- [What needs to be done]: Exactly as given, reproduce the records in full.

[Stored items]
◇ ◇ ◇ ◇ ◇

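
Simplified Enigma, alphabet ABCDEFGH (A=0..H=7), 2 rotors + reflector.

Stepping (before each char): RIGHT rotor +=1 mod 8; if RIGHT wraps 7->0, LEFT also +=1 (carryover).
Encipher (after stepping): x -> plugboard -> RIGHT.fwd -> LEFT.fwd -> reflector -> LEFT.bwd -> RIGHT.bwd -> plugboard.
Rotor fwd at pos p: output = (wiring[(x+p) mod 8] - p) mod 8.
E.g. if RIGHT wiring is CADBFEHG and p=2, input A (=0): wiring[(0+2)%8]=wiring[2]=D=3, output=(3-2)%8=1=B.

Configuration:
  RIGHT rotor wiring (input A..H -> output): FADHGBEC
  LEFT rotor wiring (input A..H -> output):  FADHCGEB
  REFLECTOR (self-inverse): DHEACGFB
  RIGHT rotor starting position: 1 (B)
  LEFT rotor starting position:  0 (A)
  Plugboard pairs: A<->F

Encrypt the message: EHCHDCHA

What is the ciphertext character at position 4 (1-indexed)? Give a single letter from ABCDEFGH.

Char 1 ('E'): step: R->2, L=0; E->plug->E->R->C->L->D->refl->A->L'->B->R'->A->plug->F
Char 2 ('H'): step: R->3, L=0; H->plug->H->R->A->L->F->refl->G->L'->F->R'->G->plug->G
Char 3 ('C'): step: R->4, L=0; C->plug->C->R->A->L->F->refl->G->L'->F->R'->B->plug->B
Char 4 ('H'): step: R->5, L=0; H->plug->H->R->B->L->A->refl->D->L'->C->R'->G->plug->G

G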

◇ ◇ ◇ ◇ ◇

- [Output for this exercise]:
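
Simplified Enigma, alphabet ABCDEFGH (A=0..H=7), 2 rotors + reflector.

Stepping (before each char): RIGHT rotor +=1 mod 8; if RIGHT wraps 7->0, LEFT also +=1 (carryover).
Encipher (after stepping): x -> plugboard -> RIGHT.fwd -> LEFT.fwd -> reflector -> LEFT.bwd -> RIGHT.bwd -> plugboard.
Rotor fwd at pos p: output = (wiring[(x+p) mod 8] - p) mod 8.
E.g. if RIGHT wiring is CADBFEHG and p=2, input A (=0): wiring[(0+2)%8]=wiring[2]=D=3, output=(3-2)%8=1=B.

Configuration:
  RIGHT rotor wiring (input A..H -> output): FADHGBEC
  LEFT rotor wiring (input A..H -> output):  FADHCGEB
  REFLECTOR (self-inverse): DHEACGFB
  RIGHT rotor starting position: 1 (B)
  LEFT rotor starting position:  0 (A)
  Plugboard pairs: A<->F

Encrypt the message: EHCHDCHA

What is the ciphertext character at position 4 (1-indexed)? Give a single letter from ABCDEFGH.

Char 1 ('E'): step: R->2, L=0; E->plug->E->R->C->L->D->refl->A->L'->B->R'->A->plug->F
Char 2 ('H'): step: R->3, L=0; H->plug->H->R->A->L->F->refl->G->L'->F->R'->G->plug->G
Char 3 ('C'): step: R->4, L=0; C->plug->C->R->A->L->F->refl->G->L'->F->R'->B->plug->B
Char 4 ('H'): step: R->5, L=0; H->plug->H->R->B->L->A->refl->D->L'->C->R'->G->plug->G

G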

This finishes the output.